Segment Start: DATA SHOWN

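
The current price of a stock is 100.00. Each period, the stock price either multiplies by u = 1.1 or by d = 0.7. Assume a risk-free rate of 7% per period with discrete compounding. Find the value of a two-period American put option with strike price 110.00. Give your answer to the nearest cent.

10.00

Risk-neutral probability p = (1 + 0.07 − 0.7)/(1.1 − 0.7) = 0.3700/0.4000 = 0.9250
Terminal stock prices: S_uu = 121, S_ud = 77, S_dd = 49
Terminal payoffs (K − S): max(-11, 0) = 0, max(33, 0) = 33, max(61, 0) = 61
Node u (S = 110): continuation = 1/1.07·[0.9250·0.0000 + 0.0750·33.0000] = 2.3131; exercise value = 0.0000 ≤ continuation, so V_u = 2.3131
Node d (S = 70): continuation = 1/1.07·[0.9250·33.0000 + 0.0750·61.0000] = 32.8037; exercise value = 40.0000 > continuation, so V_d = 40.0000 (exercise)
Node 0 (S = 100): continuation = 1/1.07·[0.9250·2.3131 + 0.0750·40.0000] = 4.8034; exercise value = 10.0000 > continuation, so V_0 = 10.0000 (exercise)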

Segment End: DATA SHOWN

Reproduce all of the entries verbatim.

### RESULT
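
The current price of a stock is 100.00. Each period, the stock price either multiplies by u = 1.1 or by d = 0.7. Assume a risk-free rate of 7% per period with discrete compounding. Find the value of a two-period American put option with strike price 110.00. Give your answer to the nearest cent.

10.00

Risk-neutral probability p = (1 + 0.07 − 0.7)/(1.1 − 0.7) = 0.3700/0.4000 = 0.9250
Terminal stock prices: S_uu = 121, S_ud = 77, S_dd = 49
Terminal payoffs (K − S): max(-11, 0) = 0, max(33, 0) = 33, max(61, 0) = 61
Node u (S = 110): continuation = 1/1.07·[0.9250·0.0000 + 0.0750·33.0000] = 2.3131; exercise value = 0.0000 ≤ continuation, so V_u = 2.3131
Node d (S = 70): continuation = 1/1.07·[0.9250·33.0000 + 0.0750·61.0000] = 32.8037; exercise value = 40.0000 > continuation, so V_d = 40.0000 (exercise)
Node 0 (S = 100): continuation = 1/1.07·[0.9250·2.3131 + 0.0750·40.0000] = 4.8034; exercise value = 10.0000 > continuation, so V_0 = 10.0000 (exercise)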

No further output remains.